# WHAT YOU SHOULD DO:
Copy, word for word, the lines of the entries below between the one with "3. x[0] = x[0]" and the one with "Work to 4 decimal places: a[0], v[0]", inclusive, and leave out everything else.

# RECORDS FOR THIS TASK:
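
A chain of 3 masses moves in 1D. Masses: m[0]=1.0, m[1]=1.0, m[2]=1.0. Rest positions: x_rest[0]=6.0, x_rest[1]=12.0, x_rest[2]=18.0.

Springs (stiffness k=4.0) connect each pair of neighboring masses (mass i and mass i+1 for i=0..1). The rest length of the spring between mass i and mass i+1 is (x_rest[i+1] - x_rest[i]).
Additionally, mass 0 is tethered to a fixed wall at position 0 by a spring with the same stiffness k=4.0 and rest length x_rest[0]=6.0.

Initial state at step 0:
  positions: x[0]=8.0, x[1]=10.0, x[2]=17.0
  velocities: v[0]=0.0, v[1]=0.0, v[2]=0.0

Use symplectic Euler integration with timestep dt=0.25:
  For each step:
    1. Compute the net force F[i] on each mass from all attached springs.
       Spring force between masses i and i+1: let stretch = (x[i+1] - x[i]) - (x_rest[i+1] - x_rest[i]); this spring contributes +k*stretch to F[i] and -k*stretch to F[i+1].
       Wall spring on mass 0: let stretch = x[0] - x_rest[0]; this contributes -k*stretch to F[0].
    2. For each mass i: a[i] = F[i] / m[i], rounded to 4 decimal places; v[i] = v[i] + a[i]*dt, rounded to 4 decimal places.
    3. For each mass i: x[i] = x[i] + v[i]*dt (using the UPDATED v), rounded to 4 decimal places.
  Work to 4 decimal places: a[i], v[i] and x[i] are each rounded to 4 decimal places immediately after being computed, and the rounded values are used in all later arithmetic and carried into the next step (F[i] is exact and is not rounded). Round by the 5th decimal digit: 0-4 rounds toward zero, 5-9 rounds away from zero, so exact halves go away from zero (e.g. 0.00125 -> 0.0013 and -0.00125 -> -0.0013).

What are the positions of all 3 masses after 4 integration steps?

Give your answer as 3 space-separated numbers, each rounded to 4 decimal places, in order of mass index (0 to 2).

Step 0: x=[8.0000 10.0000 17.0000] v=[0.0000 0.0000 0.0000]
Step 1: x=[6.5000 11.2500 16.7500] v=[-6.0000 5.0000 -1.0000]
Step 2: x=[4.5625 12.6875 16.6250] v=[-7.7500 5.7500 -0.5000]
Step 3: x=[3.5156 13.0781 17.0156] v=[-4.1875 1.5625 1.5625]
Step 4: x=[3.9805 12.0625 17.9219] v=[1.8594 -4.0625 3.6250]

Answer: 3.9805 12.0625 17.9219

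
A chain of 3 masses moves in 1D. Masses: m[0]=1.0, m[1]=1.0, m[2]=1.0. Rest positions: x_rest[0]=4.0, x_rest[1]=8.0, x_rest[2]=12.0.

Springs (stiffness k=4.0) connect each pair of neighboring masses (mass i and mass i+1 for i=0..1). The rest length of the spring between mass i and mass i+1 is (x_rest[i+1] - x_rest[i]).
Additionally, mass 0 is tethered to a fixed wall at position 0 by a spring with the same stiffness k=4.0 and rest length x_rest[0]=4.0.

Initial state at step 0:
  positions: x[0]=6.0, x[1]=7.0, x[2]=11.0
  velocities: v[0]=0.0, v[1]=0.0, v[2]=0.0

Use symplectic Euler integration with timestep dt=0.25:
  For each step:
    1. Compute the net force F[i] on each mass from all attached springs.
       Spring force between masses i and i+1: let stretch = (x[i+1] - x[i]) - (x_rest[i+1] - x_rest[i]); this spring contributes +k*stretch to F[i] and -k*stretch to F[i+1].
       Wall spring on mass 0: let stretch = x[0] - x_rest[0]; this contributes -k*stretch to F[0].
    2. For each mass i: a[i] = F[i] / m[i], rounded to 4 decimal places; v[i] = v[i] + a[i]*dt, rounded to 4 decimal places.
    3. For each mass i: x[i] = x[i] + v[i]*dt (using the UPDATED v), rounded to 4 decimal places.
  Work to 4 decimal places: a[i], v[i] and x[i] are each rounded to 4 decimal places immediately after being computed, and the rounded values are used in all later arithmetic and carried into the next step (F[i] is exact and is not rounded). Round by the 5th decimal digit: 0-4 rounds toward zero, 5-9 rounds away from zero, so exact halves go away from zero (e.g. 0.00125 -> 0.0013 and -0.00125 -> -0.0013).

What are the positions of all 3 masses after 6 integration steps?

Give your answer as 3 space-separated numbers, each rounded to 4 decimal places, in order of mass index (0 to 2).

Answer: 4.2530 6.3326 13.1136

Derivation:
Step 0: x=[6.0000 7.0000 11.0000] v=[0.0000 0.0000 0.0000]
Step 1: x=[4.7500 7.7500 11.0000] v=[-5.0000 3.0000 0.0000]
Step 2: x=[3.0625 8.5625 11.1875] v=[-6.7500 3.2500 0.7500]
Step 3: x=[1.9844 8.6563 11.7188] v=[-4.3125 0.3750 2.1250]
Step 4: x=[2.0782 7.8477 12.4844] v=[0.3750 -3.2344 3.0625]
Step 5: x=[3.0948 6.7559 13.0909] v=[4.0663 -4.3672 2.4258]
Step 6: x=[4.2530 6.3326 13.1136] v=[4.6326 -1.6933 0.0908]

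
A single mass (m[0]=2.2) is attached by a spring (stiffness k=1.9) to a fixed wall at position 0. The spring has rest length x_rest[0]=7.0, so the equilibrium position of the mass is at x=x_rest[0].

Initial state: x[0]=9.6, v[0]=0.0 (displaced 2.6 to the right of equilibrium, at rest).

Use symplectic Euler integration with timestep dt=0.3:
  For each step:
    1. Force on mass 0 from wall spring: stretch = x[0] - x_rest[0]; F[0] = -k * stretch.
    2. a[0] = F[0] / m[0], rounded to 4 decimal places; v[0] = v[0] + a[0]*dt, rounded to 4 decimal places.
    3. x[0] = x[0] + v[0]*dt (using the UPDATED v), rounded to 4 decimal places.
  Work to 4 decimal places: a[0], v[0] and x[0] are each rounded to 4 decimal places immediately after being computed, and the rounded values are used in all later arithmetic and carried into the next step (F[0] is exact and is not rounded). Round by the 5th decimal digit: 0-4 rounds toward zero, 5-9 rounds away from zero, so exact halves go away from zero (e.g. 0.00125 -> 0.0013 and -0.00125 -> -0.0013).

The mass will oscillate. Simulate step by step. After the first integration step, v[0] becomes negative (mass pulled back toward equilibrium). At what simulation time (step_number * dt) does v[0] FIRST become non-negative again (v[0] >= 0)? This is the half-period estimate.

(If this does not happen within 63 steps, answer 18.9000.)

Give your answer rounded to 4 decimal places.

Answer: 3.6000

Derivation:
Step 0: x=[9.6000] v=[0.0000]
Step 1: x=[9.3979] v=[-0.6737]
Step 2: x=[9.0094] v=[-1.2950]
Step 3: x=[8.4647] v=[-1.8156]
Step 4: x=[7.8062] v=[-2.1951]
Step 5: x=[7.0850] v=[-2.4040]
Step 6: x=[6.3572] v=[-2.4260]
Step 7: x=[5.6794] v=[-2.2595]
Step 8: x=[5.1042] v=[-1.9174]
Step 9: x=[4.6763] v=[-1.4262]
Step 10: x=[4.4290] v=[-0.8242]
Step 11: x=[4.3816] v=[-0.1581]
Step 12: x=[4.5377] v=[0.5203]
First v>=0 after going negative at step 12, time=3.6000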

# WORKED SOLUTION:
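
    3. x[0] = x[0] + v[0]*dt (using the UPDATED v), rounded to 4 decimal places.
  Work to 4 decimal places: a[0], v[0] and x[0] are each rounded to 4 decimal places immediately after being computed, and the rounded values are used in all later arithmetic and carried into the next step (F[0] is exact and is not rounded). Round by the 5th decimal digit: 0-4 rounds toward zero, 5-9 rounds away from zero, so exact halves go away from zero (e.g. 0.00125 -> 0.0013 and -0.00125 -> -0.0013).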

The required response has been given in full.